• Exercise aim: Write out exactly the lines of the entries below from the one holding "[16] header.h = 108" to the one holding "[15] toolbar.left = 163", inclusive, and leave out all other lines.

Saved data entries
━━━

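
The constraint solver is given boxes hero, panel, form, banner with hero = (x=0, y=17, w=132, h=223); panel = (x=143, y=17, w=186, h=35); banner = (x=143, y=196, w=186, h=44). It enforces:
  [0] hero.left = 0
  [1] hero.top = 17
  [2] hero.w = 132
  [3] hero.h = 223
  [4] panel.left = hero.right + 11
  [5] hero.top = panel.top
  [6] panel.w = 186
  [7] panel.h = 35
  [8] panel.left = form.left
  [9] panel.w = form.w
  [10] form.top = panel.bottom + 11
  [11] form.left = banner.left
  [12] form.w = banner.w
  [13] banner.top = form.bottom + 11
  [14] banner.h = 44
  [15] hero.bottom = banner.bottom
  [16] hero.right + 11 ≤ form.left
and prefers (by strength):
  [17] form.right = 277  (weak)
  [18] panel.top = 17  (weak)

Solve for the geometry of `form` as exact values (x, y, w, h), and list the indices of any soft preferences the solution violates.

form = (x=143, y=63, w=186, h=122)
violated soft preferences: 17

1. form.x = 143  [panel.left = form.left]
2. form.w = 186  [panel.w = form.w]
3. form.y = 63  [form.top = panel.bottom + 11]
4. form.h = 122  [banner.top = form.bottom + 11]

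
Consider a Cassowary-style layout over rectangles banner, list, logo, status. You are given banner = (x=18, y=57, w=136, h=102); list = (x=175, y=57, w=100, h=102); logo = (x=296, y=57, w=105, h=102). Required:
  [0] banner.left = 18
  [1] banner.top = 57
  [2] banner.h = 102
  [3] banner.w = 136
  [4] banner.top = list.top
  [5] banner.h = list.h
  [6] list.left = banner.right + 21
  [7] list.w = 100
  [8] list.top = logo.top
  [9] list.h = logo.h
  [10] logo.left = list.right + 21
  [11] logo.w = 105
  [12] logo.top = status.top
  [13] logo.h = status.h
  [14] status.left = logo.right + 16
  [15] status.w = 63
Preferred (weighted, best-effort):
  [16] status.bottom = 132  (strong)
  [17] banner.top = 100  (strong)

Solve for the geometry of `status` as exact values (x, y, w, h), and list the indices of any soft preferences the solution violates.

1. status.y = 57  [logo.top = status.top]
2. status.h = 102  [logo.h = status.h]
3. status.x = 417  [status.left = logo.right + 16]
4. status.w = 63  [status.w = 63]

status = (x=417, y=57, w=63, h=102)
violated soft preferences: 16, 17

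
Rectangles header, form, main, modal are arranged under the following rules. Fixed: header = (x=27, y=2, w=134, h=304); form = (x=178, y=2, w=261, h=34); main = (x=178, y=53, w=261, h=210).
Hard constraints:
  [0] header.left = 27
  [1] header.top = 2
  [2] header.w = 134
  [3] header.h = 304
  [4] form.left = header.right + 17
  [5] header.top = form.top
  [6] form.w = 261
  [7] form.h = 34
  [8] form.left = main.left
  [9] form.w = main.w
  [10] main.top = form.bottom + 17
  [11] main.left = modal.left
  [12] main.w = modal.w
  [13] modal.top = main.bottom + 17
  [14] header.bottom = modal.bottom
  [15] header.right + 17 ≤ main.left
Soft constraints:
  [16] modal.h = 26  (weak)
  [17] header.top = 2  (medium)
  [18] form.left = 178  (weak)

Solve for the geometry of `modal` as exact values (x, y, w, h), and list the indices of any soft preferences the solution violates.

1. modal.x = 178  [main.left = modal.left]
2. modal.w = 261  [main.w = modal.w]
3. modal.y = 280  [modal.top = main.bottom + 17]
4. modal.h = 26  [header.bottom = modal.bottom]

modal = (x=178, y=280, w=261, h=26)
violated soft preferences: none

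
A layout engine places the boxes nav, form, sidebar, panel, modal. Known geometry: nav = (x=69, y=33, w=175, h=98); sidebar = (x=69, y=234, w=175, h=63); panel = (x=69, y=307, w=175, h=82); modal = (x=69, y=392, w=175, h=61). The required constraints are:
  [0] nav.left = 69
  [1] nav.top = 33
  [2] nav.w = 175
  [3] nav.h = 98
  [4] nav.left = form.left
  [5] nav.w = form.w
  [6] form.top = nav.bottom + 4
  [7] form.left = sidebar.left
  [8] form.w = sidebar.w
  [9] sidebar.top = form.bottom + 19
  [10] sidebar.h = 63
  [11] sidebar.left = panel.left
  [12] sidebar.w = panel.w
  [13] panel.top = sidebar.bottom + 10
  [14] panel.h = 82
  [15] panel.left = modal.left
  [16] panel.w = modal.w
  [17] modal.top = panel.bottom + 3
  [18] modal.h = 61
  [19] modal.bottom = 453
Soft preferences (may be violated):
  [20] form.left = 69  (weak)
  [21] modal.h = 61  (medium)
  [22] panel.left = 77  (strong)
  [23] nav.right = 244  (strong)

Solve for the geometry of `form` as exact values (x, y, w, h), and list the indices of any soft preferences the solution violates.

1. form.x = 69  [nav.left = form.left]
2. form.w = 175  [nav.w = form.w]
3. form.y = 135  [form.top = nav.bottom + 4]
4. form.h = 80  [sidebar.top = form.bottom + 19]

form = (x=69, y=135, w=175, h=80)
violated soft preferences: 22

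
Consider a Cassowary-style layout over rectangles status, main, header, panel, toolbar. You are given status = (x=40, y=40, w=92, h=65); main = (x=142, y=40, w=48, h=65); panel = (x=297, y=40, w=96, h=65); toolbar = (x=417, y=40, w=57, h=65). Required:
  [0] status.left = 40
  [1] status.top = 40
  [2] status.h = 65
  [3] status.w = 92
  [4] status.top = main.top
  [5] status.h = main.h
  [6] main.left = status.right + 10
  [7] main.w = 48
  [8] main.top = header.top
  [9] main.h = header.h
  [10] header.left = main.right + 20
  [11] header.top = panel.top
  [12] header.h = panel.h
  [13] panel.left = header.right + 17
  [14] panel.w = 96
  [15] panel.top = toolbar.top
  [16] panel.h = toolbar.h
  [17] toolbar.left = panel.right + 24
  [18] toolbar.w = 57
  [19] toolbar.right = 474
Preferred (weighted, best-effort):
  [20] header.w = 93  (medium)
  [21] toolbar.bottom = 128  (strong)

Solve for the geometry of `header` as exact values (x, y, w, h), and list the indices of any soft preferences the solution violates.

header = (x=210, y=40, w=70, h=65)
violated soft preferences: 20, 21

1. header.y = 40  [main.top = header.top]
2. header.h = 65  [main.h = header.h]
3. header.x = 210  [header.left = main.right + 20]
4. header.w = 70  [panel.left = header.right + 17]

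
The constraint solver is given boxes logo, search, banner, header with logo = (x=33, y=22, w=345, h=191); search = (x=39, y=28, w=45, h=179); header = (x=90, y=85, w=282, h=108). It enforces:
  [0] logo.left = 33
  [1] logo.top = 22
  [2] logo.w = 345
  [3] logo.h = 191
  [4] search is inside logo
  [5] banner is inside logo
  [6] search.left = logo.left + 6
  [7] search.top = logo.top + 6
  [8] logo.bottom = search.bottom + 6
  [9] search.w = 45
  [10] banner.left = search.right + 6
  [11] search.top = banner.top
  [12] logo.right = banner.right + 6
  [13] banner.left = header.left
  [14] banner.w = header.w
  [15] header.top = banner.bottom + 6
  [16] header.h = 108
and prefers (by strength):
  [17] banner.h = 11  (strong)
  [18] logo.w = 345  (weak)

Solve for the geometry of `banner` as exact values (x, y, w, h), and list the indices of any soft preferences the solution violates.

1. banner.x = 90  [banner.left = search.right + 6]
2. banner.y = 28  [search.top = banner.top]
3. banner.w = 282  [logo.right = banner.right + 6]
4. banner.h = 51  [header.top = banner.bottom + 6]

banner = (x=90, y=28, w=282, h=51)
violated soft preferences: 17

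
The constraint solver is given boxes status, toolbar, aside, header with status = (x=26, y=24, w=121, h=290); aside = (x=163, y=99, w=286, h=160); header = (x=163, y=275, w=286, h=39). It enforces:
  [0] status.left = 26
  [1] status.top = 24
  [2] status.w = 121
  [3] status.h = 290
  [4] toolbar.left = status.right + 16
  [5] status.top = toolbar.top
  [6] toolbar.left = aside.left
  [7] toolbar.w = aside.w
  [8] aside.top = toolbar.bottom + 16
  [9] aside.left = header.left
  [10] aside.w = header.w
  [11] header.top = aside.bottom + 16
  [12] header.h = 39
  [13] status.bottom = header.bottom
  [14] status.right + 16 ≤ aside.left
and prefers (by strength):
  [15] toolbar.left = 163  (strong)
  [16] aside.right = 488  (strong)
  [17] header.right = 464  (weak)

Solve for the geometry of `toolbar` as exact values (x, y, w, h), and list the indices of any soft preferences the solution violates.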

━━━

• Problem solution:
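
  [16] header.h = 108
and prefers (by strength):
  [17] banner.h = 11  (strong)
  [18] logo.w = 345  (weak)

Solve for the geometry of `banner` as exact values (x, y, w, h), and list the indices of any soft preferences the solution violates.

1. banner.x = 90  [banner.left = search.right + 6]
2. banner.y = 28  [search.top = banner.top]
3. banner.w = 282  [logo.right = banner.right + 6]
4. banner.h = 51  [header.top = banner.bottom + 6]

banner = (x=90, y=28, w=282, h=51)
violated soft preferences: 17

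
The constraint solver is given boxes status, toolbar, aside, header with status = (x=26, y=24, w=121, h=290); aside = (x=163, y=99, w=286, h=160); header = (x=163, y=275, w=286, h=39). It enforces:
  [0] status.left = 26
  [1] status.top = 24
  [2] status.w = 121
  [3] status.h = 290
  [4] toolbar.left = status.right + 16
  [5] status.top = toolbar.top
  [6] toolbar.left = aside.left
  [7] toolbar.w = aside.w
  [8] aside.top = toolbar.bottom + 16
  [9] aside.left = header.left
  [10] aside.w = header.w
  [11] header.top = aside.bottom + 16
  [12] header.h = 39
  [13] status.bottom = header.bottom
  [14] status.right + 16 ≤ aside.left
and prefers (by strength):
  [15] toolbar.left = 163  (strong)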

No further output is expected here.